• [Task]:
Transcribe all of the data, leaving nothing out and changing nothing.

• [Records provided]:
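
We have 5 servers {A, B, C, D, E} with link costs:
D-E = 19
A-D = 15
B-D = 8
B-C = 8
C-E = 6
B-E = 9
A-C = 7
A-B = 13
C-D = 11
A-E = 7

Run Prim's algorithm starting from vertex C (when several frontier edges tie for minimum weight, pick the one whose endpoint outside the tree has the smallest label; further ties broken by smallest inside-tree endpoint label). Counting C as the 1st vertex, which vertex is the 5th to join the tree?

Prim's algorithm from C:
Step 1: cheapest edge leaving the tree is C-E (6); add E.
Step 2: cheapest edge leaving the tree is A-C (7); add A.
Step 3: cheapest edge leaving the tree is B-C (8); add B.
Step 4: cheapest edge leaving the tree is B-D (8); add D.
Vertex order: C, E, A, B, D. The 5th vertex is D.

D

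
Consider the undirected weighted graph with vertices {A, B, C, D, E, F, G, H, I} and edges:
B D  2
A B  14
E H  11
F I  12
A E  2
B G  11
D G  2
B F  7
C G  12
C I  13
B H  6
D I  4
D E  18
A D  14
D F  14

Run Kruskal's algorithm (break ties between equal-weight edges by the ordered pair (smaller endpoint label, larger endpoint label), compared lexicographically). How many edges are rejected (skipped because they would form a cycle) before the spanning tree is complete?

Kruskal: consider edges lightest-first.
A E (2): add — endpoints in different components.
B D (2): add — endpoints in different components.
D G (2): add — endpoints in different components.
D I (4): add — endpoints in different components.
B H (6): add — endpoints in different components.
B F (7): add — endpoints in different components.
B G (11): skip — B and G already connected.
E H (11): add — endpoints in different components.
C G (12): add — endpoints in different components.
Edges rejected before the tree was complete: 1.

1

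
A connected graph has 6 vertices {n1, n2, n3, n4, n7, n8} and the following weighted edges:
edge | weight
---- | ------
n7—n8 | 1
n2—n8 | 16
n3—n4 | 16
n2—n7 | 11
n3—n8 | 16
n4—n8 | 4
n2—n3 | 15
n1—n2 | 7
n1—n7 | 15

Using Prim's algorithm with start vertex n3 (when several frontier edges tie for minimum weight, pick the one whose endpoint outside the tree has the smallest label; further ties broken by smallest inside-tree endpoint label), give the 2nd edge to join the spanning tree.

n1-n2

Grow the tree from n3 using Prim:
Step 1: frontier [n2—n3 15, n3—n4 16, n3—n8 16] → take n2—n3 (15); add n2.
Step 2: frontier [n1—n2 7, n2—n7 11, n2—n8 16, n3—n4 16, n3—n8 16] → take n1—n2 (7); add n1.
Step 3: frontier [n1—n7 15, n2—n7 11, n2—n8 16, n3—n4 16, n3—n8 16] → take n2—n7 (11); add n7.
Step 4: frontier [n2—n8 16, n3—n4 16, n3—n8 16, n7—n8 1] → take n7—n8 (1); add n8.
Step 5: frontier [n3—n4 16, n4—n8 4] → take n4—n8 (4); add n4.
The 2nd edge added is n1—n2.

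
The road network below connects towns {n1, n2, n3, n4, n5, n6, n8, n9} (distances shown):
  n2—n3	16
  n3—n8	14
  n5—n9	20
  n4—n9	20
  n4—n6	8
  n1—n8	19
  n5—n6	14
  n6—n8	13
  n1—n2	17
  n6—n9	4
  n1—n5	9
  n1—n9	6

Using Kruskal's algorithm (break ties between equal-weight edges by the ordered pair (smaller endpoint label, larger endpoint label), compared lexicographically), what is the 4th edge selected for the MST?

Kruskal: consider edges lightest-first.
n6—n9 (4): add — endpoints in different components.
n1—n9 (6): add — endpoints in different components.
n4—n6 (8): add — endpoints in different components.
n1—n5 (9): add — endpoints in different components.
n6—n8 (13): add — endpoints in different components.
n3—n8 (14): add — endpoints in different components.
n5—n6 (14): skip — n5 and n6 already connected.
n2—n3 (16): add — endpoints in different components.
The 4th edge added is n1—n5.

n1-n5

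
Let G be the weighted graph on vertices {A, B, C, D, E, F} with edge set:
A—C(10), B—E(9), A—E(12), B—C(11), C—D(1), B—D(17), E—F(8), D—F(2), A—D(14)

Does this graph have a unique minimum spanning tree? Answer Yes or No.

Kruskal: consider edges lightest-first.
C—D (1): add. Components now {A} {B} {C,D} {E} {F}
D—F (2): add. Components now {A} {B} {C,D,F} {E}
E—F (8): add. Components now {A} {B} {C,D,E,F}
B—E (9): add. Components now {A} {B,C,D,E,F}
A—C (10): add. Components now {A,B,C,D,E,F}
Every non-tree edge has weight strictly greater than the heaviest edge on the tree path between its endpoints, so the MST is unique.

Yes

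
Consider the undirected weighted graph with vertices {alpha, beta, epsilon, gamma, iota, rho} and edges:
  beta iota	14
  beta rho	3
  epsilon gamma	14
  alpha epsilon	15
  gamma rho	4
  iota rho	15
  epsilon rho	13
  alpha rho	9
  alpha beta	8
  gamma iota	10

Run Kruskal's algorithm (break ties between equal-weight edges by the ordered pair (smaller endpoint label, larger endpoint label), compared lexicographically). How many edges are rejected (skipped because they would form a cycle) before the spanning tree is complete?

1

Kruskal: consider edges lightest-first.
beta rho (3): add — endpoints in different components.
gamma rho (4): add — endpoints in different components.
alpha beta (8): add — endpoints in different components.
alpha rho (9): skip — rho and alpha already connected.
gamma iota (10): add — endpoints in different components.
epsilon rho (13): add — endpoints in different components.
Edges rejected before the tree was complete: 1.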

• [Task response]:
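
We have 5 servers {A, B, C, D, E} with link costs:
D-E = 19
A-D = 15
B-D = 8
B-C = 8
C-E = 6
B-E = 9
A-C = 7
A-B = 13
C-D = 11
A-E = 7

Run Prim's algorithm starting from vertex C (when several frontier edges tie for minimum weight, pick the one whose endpoint outside the tree has the smallest label; further ties broken by smallest inside-tree endpoint label). Counting C as the 1st vertex, which vertex is the 5th to join the tree?

Prim's algorithm from C:
Step 1: cheapest edge leaving the tree is C-E (6); add E.
Step 2: cheapest edge leaving the tree is A-C (7); add A.
Step 3: cheapest edge leaving the tree is B-C (8); add B.
Step 4: cheapest edge leaving the tree is B-D (8); add D.
Vertex order: C, E, A, B, D. The 5th vertex is D.

D

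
Consider the undirected weighted graph with vertices {A, B, C, D, E, F, G, H, I} and edges:
B D  2
A B  14
E H  11
F I  12
A E  2
B G  11
D G  2
B F  7
C G  12
C I  13
B H  6
D I  4
D E  18
A D  14
D F  14

Run Kruskal's algorithm (break ties between equal-weight edges by the ordered pair (smaller endpoint label, larger endpoint label), compared lexicographically). How many edges are rejected (skipped because they would form a cycle) before the spanning tree is complete?

Kruskal: consider edges lightest-first.
A E (2): add — endpoints in different components.
B D (2): add — endpoints in different components.
D G (2): add — endpoints in different components.
D I (4): add — endpoints in different components.
B H (6): add — endpoints in different components.
B F (7): add — endpoints in different components.
B G (11): skip — B and G already connected.
E H (11): add — endpoints in different components.
C G (12): add — endpoints in different components.
Edges rejected before the tree was complete: 1.

1

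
A connected graph has 6 vertices {n1, n2, n3, n4, n7, n8} and the following weighted edges:
edge | weight
---- | ------
n7—n8 | 1
n2—n8 | 16
n3—n4 | 16
n2—n7 | 11
n3—n8 | 16
n4—n8 | 4
n2—n3 | 15
n1—n2 | 7
n1—n7 | 15

Using Prim's algorithm with start vertex n3 (when several frontier edges tie for minimum weight, pick the one whose endpoint outside the tree has the smallest label; further ties broken by smallest inside-tree endpoint label), give the 2nd edge to join the spanning tree.

n1-n2

Grow the tree from n3 using Prim:
Step 1: frontier [n2—n3 15, n3—n4 16, n3—n8 16] → take n2—n3 (15); add n2.
Step 2: frontier [n1—n2 7, n2—n7 11, n2—n8 16, n3—n4 16, n3—n8 16] → take n1—n2 (7); add n1.
Step 3: frontier [n1—n7 15, n2—n7 11, n2—n8 16, n3—n4 16, n3—n8 16] → take n2—n7 (11); add n7.
Step 4: frontier [n2—n8 16, n3—n4 16, n3—n8 16, n7—n8 1] → take n7—n8 (1); add n8.
Step 5: frontier [n3—n4 16, n4—n8 4] → take n4—n8 (4); add n4.
The 2nd edge added is n1—n2.

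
The road network below connects towns {n1, n2, n3, n4, n5, n6, n8, n9} (distances shown):
  n2—n3	16
  n3—n8	14
  n5—n9	20
  n4—n9	20
  n4—n6	8
  n1—n8	19
  n5—n6	14
  n6—n8	13
  n1—n2	17
  n6—n9	4
  n1—n5	9
  n1—n9	6

Using Kruskal's algorithm (break ties between equal-weight edges by the ordered pair (smaller endpoint label, larger endpoint label), compared lexicographically), what is the 4th edge selected for the MST?

Kruskal: consider edges lightest-first.
n6—n9 (4): add — endpoints in different components.
n1—n9 (6): add — endpoints in different components.
n4—n6 (8): add — endpoints in different components.
n1—n5 (9): add — endpoints in different components.
n6—n8 (13): add — endpoints in different components.
n3—n8 (14): add — endpoints in different components.
n5—n6 (14): skip — n5 and n6 already connected.
n2—n3 (16): add — endpoints in different components.
The 4th edge added is n1—n5.

n1-n5

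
Let G be the weighted graph on vertices {A, B, C, D, E, F} with edge set:
A—C(10), B—E(9), A—E(12), B—C(11), C—D(1), B—D(17), E—F(8), D—F(2), A—D(14)

Does this graph have a unique minimum spanning tree? Answer Yes or No.

Kruskal: consider edges lightest-first.
C—D (1): add. Components now {A} {B} {C,D} {E} {F}
D—F (2): add. Components now {A} {B} {C,D,F} {E}
E—F (8): add. Components now {A} {B} {C,D,E,F}
B—E (9): add. Components now {A} {B,C,D,E,F}
A—C (10): add. Components now {A,B,C,D,E,F}
Every non-tree edge has weight strictly greater than the heaviest edge on the tree path between its endpoints, so the MST is unique.

Yes

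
Consider the undirected weighted graph with vertices {alpha, beta, epsilon, gamma, iota, rho} and edges:
  beta iota	14
  beta rho	3
  epsilon gamma	14
  alpha epsilon	15
  gamma rho	4
  iota rho	15
  epsilon rho	13
  alpha rho	9
  alpha beta	8
  gamma iota	10

Run Kruskal's algorithm (break ties between equal-weight edges by the ordered pair (smaller endpoint label, larger endpoint label), compared lexicographically). How many edges are rejected (skipped because they would form a cycle) before the spanning tree is complete?

1

Kruskal: consider edges lightest-first.
beta rho (3): add — endpoints in different components.
gamma rho (4): add — endpoints in different components.
alpha beta (8): add — endpoints in different components.
alpha rho (9): skip — rho and alpha already connected.
gamma iota (10): add — endpoints in different components.
epsilon rho (13): add — endpoints in different components.
Edges rejected before the tree was complete: 1.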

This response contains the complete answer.